Collected data entries

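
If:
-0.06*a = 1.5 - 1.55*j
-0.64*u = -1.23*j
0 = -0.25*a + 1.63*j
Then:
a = 8.44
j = 1.29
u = 2.49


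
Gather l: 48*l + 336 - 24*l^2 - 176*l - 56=-24*l^2 - 128*l + 280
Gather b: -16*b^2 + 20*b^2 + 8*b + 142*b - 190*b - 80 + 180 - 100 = 4*b^2 - 40*b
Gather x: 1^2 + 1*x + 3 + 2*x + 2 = 3*x + 6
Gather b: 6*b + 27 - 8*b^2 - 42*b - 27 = -8*b^2 - 36*b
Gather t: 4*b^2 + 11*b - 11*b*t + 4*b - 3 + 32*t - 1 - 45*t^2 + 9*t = 4*b^2 + 15*b - 45*t^2 + t*(41 - 11*b) - 4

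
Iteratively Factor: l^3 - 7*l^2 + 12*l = (l - 4)*(l^2 - 3*l) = l*(l - 4)*(l - 3)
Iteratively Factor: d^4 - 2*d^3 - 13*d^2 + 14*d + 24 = (d + 1)*(d^3 - 3*d^2 - 10*d + 24) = (d - 2)*(d + 1)*(d^2 - d - 12) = (d - 2)*(d + 1)*(d + 3)*(d - 4)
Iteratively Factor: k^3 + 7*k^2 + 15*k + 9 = (k + 3)*(k^2 + 4*k + 3) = (k + 1)*(k + 3)*(k + 3)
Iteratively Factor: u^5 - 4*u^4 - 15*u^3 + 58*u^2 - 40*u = (u - 2)*(u^4 - 2*u^3 - 19*u^2 + 20*u) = (u - 2)*(u + 4)*(u^3 - 6*u^2 + 5*u) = u*(u - 2)*(u + 4)*(u^2 - 6*u + 5) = u*(u - 2)*(u - 1)*(u + 4)*(u - 5)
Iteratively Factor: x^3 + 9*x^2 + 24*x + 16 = (x + 4)*(x^2 + 5*x + 4) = (x + 4)^2*(x + 1)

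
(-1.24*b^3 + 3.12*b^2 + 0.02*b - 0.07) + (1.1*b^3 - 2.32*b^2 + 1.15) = -0.14*b^3 + 0.8*b^2 + 0.02*b + 1.08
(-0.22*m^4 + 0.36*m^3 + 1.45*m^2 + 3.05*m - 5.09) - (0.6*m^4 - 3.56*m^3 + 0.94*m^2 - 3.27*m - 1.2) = -0.82*m^4 + 3.92*m^3 + 0.51*m^2 + 6.32*m - 3.89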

== EXERCISE DESCRIPTION ==
Scan the data above for the word "Gather", then copy every line that holds it.

== ANSWER TO THE EXERCISE ==
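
Gather l: 48*l + 336 - 24*l^2 - 176*l - 56=-24*l^2 - 128*l + 280
Gather b: -16*b^2 + 20*b^2 + 8*b + 142*b - 190*b - 80 + 180 - 100 = 4*b^2 - 40*b
Gather x: 1^2 + 1*x + 3 + 2*x + 2 = 3*x + 6
Gather b: 6*b + 27 - 8*b^2 - 42*b - 27 = -8*b^2 - 36*b
Gather t: 4*b^2 + 11*b - 11*b*t + 4*b - 3 + 32*t - 1 - 45*t^2 + 9*t = 4*b^2 + 15*b - 45*t^2 + t*(41 - 11*b) - 4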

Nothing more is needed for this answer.